# [Material provided]
=====

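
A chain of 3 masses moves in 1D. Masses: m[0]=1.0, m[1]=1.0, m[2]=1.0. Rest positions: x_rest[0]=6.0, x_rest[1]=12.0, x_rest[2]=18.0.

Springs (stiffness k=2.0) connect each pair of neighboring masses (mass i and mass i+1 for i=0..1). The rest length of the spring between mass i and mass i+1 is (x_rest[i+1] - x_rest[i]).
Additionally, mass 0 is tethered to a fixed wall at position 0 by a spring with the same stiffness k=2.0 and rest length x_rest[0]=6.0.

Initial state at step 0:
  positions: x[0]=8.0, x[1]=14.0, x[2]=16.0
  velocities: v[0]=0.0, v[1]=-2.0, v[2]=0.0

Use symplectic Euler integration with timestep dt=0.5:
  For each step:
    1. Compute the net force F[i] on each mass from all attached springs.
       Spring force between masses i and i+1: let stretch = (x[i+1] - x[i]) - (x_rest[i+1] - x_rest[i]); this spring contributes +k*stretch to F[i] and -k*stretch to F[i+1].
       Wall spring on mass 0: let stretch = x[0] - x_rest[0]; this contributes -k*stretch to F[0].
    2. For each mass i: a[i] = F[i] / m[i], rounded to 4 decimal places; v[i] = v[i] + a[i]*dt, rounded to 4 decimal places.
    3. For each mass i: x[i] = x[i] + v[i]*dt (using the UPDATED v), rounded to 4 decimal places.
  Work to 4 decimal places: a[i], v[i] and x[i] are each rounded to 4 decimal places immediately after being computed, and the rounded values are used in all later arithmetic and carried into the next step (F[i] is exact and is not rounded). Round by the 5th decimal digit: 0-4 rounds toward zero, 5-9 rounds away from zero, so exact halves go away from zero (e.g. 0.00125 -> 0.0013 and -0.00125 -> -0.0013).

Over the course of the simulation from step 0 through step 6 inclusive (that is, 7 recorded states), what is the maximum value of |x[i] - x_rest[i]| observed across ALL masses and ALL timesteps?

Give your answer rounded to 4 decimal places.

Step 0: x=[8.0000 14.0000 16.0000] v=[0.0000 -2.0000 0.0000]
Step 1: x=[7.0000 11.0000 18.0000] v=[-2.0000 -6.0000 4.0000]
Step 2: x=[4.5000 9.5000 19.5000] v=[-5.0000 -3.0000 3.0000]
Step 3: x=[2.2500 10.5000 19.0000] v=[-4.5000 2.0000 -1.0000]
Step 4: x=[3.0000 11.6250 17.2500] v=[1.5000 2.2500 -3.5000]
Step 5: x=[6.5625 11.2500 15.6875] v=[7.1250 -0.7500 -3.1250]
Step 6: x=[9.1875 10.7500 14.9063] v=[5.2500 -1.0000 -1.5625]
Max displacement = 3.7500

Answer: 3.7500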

=====

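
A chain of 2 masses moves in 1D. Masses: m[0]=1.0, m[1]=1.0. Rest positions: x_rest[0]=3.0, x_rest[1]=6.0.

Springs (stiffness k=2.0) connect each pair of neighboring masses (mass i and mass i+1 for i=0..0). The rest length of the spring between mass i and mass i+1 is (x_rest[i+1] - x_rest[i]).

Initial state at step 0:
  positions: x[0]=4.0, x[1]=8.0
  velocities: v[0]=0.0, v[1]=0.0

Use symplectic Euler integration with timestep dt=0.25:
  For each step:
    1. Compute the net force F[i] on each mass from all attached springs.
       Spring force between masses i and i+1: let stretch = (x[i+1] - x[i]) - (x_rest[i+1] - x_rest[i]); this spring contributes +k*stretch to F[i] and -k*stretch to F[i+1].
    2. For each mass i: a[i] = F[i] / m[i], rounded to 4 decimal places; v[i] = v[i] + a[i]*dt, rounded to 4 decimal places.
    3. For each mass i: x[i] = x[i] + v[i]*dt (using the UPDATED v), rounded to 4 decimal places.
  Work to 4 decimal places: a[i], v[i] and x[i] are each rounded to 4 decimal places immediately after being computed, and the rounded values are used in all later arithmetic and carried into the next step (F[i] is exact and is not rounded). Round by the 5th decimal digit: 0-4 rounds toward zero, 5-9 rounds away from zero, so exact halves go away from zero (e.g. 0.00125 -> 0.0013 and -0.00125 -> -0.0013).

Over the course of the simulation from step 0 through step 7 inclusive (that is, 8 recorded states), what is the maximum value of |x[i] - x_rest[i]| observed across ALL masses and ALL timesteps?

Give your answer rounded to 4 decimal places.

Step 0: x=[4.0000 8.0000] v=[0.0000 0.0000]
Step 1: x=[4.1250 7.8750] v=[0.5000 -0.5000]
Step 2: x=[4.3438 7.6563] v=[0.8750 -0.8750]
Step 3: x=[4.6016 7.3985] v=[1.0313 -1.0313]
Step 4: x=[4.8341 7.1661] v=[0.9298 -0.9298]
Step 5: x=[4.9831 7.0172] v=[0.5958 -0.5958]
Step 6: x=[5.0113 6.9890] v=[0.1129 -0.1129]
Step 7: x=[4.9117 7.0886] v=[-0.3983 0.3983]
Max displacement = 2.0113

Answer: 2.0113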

=====

# [Assignment]
Your task is to say how many lines in the entries above contain the word "moves". Please write only the number.

# [Exercise response]
2